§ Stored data
- - -

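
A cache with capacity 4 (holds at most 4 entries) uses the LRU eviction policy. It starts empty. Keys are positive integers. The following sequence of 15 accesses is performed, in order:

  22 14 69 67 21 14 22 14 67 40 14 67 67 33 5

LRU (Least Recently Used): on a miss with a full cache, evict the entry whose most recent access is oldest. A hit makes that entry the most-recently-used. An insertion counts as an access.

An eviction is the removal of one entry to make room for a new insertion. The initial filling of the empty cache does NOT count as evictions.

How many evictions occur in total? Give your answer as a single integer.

Answer: 5

Derivation:
LRU simulation (capacity=4):
  1. access 22: MISS. Cache (LRU->MRU): [22]
  2. access 14: MISS. Cache (LRU->MRU): [22 14]
  3. access 69: MISS. Cache (LRU->MRU): [22 14 69]
  4. access 67: MISS. Cache (LRU->MRU): [22 14 69 67]
  5. access 21: MISS, evict 22. Cache (LRU->MRU): [14 69 67 21]
  6. access 14: HIT. Cache (LRU->MRU): [69 67 21 14]
  7. access 22: MISS, evict 69. Cache (LRU->MRU): [67 21 14 22]
  8. access 14: HIT. Cache (LRU->MRU): [67 21 22 14]
  9. access 67: HIT. Cache (LRU->MRU): [21 22 14 67]
  10. access 40: MISS, evict 21. Cache (LRU->MRU): [22 14 67 40]
  11. access 14: HIT. Cache (LRU->MRU): [22 67 40 14]
  12. access 67: HIT. Cache (LRU->MRU): [22 40 14 67]
  13. access 67: HIT. Cache (LRU->MRU): [22 40 14 67]
  14. access 33: MISS, evict 22. Cache (LRU->MRU): [40 14 67 33]
  15. access 5: MISS, evict 40. Cache (LRU->MRU): [14 67 33 5]
Total: 6 hits, 9 misses, 5 evictions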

- - -

§ Instructions to follow
Every entry above must be reproduced word for word.

§ Solution to this problem
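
A cache with capacity 4 (holds at most 4 entries) uses the LRU eviction policy. It starts empty. Keys are positive integers. The following sequence of 15 accesses is performed, in order:

  22 14 69 67 21 14 22 14 67 40 14 67 67 33 5

LRU (Least Recently Used): on a miss with a full cache, evict the entry whose most recent access is oldest. A hit makes that entry the most-recently-used. An insertion counts as an access.

An eviction is the removal of one entry to make room for a new insertion. The initial filling of the empty cache does NOT count as evictions.

How many evictions occur in total? Give your answer as a single integer.

Answer: 5

Derivation:
LRU simulation (capacity=4):
  1. access 22: MISS. Cache (LRU->MRU): [22]
  2. access 14: MISS. Cache (LRU->MRU): [22 14]
  3. access 69: MISS. Cache (LRU->MRU): [22 14 69]
  4. access 67: MISS. Cache (LRU->MRU): [22 14 69 67]
  5. access 21: MISS, evict 22. Cache (LRU->MRU): [14 69 67 21]
  6. access 14: HIT. Cache (LRU->MRU): [69 67 21 14]
  7. access 22: MISS, evict 69. Cache (LRU->MRU): [67 21 14 22]
  8. access 14: HIT. Cache (LRU->MRU): [67 21 22 14]
  9. access 67: HIT. Cache (LRU->MRU): [21 22 14 67]
  10. access 40: MISS, evict 21. Cache (LRU->MRU): [22 14 67 40]
  11. access 14: HIT. Cache (LRU->MRU): [22 67 40 14]
  12. access 67: HIT. Cache (LRU->MRU): [22 40 14 67]
  13. access 67: HIT. Cache (LRU->MRU): [22 40 14 67]
  14. access 33: MISS, evict 22. Cache (LRU->MRU): [40 14 67 33]
  15. access 5: MISS, evict 40. Cache (LRU->MRU): [14 67 33 5]
Total: 6 hits, 9 misses, 5 evictions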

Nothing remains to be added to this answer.